### [ASSIGNED TASK]
Reproduce, exactly and in full, only the lines below from the one containing "Let s be the" through the one containing "Let s(t) be".

Top of DATA FOR REVIEW

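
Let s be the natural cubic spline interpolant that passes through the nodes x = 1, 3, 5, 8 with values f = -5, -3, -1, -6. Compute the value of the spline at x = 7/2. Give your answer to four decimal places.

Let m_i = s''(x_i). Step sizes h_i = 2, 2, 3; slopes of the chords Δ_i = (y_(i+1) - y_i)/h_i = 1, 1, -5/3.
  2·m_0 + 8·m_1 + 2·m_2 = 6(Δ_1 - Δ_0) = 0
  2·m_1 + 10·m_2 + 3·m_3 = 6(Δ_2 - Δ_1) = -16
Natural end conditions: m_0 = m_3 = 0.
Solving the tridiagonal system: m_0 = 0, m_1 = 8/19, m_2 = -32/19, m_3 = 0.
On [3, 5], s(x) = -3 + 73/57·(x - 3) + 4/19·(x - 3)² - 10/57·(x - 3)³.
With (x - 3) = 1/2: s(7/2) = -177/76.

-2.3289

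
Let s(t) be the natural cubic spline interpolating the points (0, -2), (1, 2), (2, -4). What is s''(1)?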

Bottom of DATA FOR REVIEW
Top of DATA FOR REVIEW

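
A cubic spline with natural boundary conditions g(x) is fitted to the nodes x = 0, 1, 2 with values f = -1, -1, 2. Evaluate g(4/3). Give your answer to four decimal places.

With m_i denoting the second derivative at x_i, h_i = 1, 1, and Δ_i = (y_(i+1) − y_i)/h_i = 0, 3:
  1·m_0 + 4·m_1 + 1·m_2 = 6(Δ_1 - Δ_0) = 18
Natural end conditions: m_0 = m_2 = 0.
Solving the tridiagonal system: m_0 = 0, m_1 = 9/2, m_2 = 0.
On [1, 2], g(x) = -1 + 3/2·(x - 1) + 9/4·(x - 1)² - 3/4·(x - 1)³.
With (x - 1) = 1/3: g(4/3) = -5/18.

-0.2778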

Bottom of DATA FOR REVIEW

### [RESULT]
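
Let s be the natural cubic spline interpolant that passes through the nodes x = 1, 3, 5, 8 with values f = -5, -3, -1, -6. Compute the value of the spline at x = 7/2. Give your answer to four decimal places.

Let m_i = s''(x_i). Step sizes h_i = 2, 2, 3; slopes of the chords Δ_i = (y_(i+1) - y_i)/h_i = 1, 1, -5/3.
  2·m_0 + 8·m_1 + 2·m_2 = 6(Δ_1 - Δ_0) = 0
  2·m_1 + 10·m_2 + 3·m_3 = 6(Δ_2 - Δ_1) = -16
Natural end conditions: m_0 = m_3 = 0.
Solving the tridiagonal system: m_0 = 0, m_1 = 8/19, m_2 = -32/19, m_3 = 0.
On [3, 5], s(x) = -3 + 73/57·(x - 3) + 4/19·(x - 3)² - 10/57·(x - 3)³.
With (x - 3) = 1/2: s(7/2) = -177/76.

-2.3289

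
Let s(t) be the natural cubic spline interpolating the points (0, -2), (1, 2), (2, -4). What is s''(1)?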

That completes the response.